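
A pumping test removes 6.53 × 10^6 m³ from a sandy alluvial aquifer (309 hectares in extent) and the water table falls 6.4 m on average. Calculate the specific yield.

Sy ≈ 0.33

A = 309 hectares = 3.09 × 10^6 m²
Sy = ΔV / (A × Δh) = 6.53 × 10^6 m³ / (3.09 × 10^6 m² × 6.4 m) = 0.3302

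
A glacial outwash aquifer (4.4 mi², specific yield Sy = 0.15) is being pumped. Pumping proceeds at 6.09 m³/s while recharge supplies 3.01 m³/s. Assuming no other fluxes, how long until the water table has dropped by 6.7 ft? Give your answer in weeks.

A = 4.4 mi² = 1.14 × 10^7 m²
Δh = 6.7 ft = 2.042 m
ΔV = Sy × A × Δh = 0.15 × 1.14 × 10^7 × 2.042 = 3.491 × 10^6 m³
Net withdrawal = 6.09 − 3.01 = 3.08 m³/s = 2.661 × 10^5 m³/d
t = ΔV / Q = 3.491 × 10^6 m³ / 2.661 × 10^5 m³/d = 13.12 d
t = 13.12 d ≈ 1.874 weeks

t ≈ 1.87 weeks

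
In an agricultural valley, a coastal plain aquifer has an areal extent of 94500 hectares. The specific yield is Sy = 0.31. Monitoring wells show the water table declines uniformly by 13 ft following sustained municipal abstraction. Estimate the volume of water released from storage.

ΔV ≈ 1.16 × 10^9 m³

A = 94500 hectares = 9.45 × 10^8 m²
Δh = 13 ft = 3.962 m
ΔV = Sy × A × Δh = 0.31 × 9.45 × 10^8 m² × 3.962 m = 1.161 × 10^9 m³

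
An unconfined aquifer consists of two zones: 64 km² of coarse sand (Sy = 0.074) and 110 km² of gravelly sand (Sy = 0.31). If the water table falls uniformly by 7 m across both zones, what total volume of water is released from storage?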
————
Repeat, exactly and only, the lines above from the one containing "In an agricultural" through the end of the material.

» **Answer to this exercise**
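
In an agricultural valley, a coastal plain aquifer has an areal extent of 94500 hectares. The specific yield is Sy = 0.31. Monitoring wells show the water table declines uniformly by 13 ft following sustained municipal abstraction. Estimate the volume of water released from storage.

ΔV ≈ 1.16 × 10^9 m³

A = 94500 hectares = 9.45 × 10^8 m²
Δh = 13 ft = 3.962 m
ΔV = Sy × A × Δh = 0.31 × 9.45 × 10^8 m² × 3.962 m = 1.161 × 10^9 m³

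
An unconfined aquifer consists of two zones: 64 km² of coarse sand (Sy = 0.074) and 110 km² of gravelly sand (Sy = 0.31). If the water table falls uniformly by 7 m across both zones, what total volume of water is released from storage?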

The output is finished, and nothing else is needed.